> _WORK TO COMPLETE_
Nothing but the records, repeated exactly, should form the response.

═════ DATA FOR THIS TASK

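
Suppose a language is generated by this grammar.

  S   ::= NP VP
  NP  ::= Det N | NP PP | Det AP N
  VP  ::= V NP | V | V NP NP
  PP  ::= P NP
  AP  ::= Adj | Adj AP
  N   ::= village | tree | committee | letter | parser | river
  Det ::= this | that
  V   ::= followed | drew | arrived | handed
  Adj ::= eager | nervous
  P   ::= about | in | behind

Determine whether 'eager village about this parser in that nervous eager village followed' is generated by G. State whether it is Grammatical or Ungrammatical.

For S → NP VP, no prefix of the string parses as an NP.

Ungrammatical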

══════════

> _REPLY_
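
Suppose a language is generated by this grammar.

  S   ::= NP VP
  NP  ::= Det N | NP PP | Det AP N
  VP  ::= V NP | V | V NP NP
  PP  ::= P NP
  AP  ::= Adj | Adj AP
  N   ::= village | tree | committee | letter | parser | river
  Det ::= this | that
  V   ::= followed | drew | arrived | handed
  Adj ::= eager | nervous
  P   ::= about | in | behind

Determine whether 'eager village about this parser in that nervous eager village followed' is generated by G. State whether it is Grammatical or Ungrammatical.

For S → NP VP, no prefix of the string parses as an NP.

Ungrammatical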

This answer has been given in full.